■ Information provided ■
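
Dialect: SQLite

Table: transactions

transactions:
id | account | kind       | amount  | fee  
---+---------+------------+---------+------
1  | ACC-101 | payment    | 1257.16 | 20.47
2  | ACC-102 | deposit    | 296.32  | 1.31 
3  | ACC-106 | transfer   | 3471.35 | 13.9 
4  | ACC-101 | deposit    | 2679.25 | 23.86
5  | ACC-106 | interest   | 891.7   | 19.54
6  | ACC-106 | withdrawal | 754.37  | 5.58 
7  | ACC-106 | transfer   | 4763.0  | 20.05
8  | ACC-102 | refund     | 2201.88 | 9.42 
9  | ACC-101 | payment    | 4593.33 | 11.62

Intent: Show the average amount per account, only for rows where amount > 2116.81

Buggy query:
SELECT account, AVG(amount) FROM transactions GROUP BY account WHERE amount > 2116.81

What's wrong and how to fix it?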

■ The problem ■
An exact transcription of all the material above is the expected answer.

■ Answer for this exercise ■
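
Dialect: SQLite

Table: transactions

transactions:
id | account | kind       | amount  | fee  
---+---------+------------+---------+------
1  | ACC-101 | payment    | 1257.16 | 20.47
2  | ACC-102 | deposit    | 296.32  | 1.31 
3  | ACC-106 | transfer   | 3471.35 | 13.9 
4  | ACC-101 | deposit    | 2679.25 | 23.86
5  | ACC-106 | interest   | 891.7   | 19.54
6  | ACC-106 | withdrawal | 754.37  | 5.58 
7  | ACC-106 | transfer   | 4763.0  | 20.05
8  | ACC-102 | refund     | 2201.88 | 9.42 
9  | ACC-101 | payment    | 4593.33 | 11.62

Intent: Show the average amount per account, only for rows where amount > 2116.81

Buggy query:
SELECT account, AVG(amount) FROM transactions GROUP BY account WHERE amount > 2116.81

What's wrong and how to fix it?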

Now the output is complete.